Goal of the exercise:
Below are the entries to retype; reproduce each one exactly.

Saved entries
◇ ◇ ◇
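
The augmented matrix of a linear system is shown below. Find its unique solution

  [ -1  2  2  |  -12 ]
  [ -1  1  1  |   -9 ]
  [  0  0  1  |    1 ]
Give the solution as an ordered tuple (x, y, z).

r1 := -1·r1
  [  1  -2  -2  |  12 ]
  [ -1   1   1  |  -9 ]
  [  0   0   1  |   1 ]
r2 := r2 + r1
  [ 1  -2  -2  |  12 ]
  [ 0  -1  -1  |   3 ]
  [ 0   0   1  |   1 ]
r2 := -1·r2
  [ 1  -2  -2  |  12 ]
  [ 0   1   1  |  -3 ]
  [ 0   0   1  |   1 ]
r2 := r2 − r3
  [ 1  -2  -2  |  12 ]
  [ 0   1   0  |  -4 ]
  [ 0   0   1  |   1 ]
r1 := r1 + 2·r3
  [ 1  -2  0  |  14 ]
  [ 0   1  0  |  -4 ]
  [ 0   0  1  |   1 ]
r1 := r1 + 2·r2
  [ 1  0  0  |   6 ]
  [ 0  1  0  |  -4 ]
  [ 0  0  1  |   1 ]
Reading off the last column: x = 6, y = -4, z = 1.

(6, -4, 1)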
◇ ◇ ◇
Solution to this problem:
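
The augmented matrix of a linear system is shown below. Find its unique solution

  [ -1  2  2  |  -12 ]
  [ -1  1  1  |   -9 ]
  [  0  0  1  |    1 ]
Give the solution as an ordered tuple (x, y, z).

r1 := -1·r1
  [  1  -2  -2  |  12 ]
  [ -1   1   1  |  -9 ]
  [  0   0   1  |   1 ]
r2 := r2 + r1
  [ 1  -2  -2  |  12 ]
  [ 0  -1  -1  |   3 ]
  [ 0   0   1  |   1 ]
r2 := -1·r2
  [ 1  -2  -2  |  12 ]
  [ 0   1   1  |  -3 ]
  [ 0   0   1  |   1 ]
r2 := r2 − r3
  [ 1  -2  -2  |  12 ]
  [ 0   1   0  |  -4 ]
  [ 0   0   1  |   1 ]
r1 := r1 + 2·r3
  [ 1  -2  0  |  14 ]
  [ 0   1  0  |  -4 ]
  [ 0   0  1  |   1 ]
r1 := r1 + 2·r2
  [ 1  0  0  |   6 ]
  [ 0  1  0  |  -4 ]
  [ 0  0  1  |   1 ]
Reading off the last column: x = 6, y = -4, z = 1.

(6, -4, 1)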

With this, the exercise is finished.